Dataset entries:
+ + + + +

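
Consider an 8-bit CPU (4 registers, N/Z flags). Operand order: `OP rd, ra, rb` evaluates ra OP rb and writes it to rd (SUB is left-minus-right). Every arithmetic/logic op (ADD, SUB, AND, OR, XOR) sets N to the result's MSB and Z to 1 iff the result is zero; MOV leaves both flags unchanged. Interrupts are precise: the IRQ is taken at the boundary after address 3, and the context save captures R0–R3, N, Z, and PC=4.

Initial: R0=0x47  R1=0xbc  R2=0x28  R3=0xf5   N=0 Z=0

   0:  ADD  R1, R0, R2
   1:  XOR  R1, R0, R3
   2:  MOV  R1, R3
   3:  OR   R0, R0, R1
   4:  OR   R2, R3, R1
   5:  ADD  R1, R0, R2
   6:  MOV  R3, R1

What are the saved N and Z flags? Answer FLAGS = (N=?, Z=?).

after  0: R0=0x47 R1=0x6f R2=0x28 R3=0xf5  N=0 Z=0
after  1: R0=0x47 R1=0xb2 R2=0x28 R3=0xf5  N=1 Z=0
after  2: R0=0x47 R1=0xf5 R2=0x28 R3=0xf5  N=1 Z=0
after  3: R0=0xf7 R1=0xf5 R2=0x28 R3=0xf5  N=1 Z=0
-- IRQ taken; context saved, return-PC = 4 --

FLAGS = (N=1, Z=0)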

+ + + + +

## WORK TO BE COMPLETED
A verbatim copy of every entry is needed.

## EXERCISE RESULT
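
Consider an 8-bit CPU (4 registers, N/Z flags). Operand order: `OP rd, ra, rb` evaluates ra OP rb and writes it to rd (SUB is left-minus-right). Every arithmetic/logic op (ADD, SUB, AND, OR, XOR) sets N to the result's MSB and Z to 1 iff the result is zero; MOV leaves both flags unchanged. Interrupts are precise: the IRQ is taken at the boundary after address 3, and the context save captures R0–R3, N, Z, and PC=4.

Initial: R0=0x47  R1=0xbc  R2=0x28  R3=0xf5   N=0 Z=0

   0:  ADD  R1, R0, R2
   1:  XOR  R1, R0, R3
   2:  MOV  R1, R3
   3:  OR   R0, R0, R1
   4:  OR   R2, R3, R1
   5:  ADD  R1, R0, R2
   6:  MOV  R3, R1

What are the saved N and Z flags? Answer FLAGS = (N=?, Z=?).

after  0: R0=0x47 R1=0x6f R2=0x28 R3=0xf5  N=0 Z=0
after  1: R0=0x47 R1=0xb2 R2=0x28 R3=0xf5  N=1 Z=0
after  2: R0=0x47 R1=0xf5 R2=0x28 R3=0xf5  N=1 Z=0
after  3: R0=0xf7 R1=0xf5 R2=0x28 R3=0xf5  N=1 Z=0
-- IRQ taken; context saved, return-PC = 4 --

FLAGS = (N=1, Z=0)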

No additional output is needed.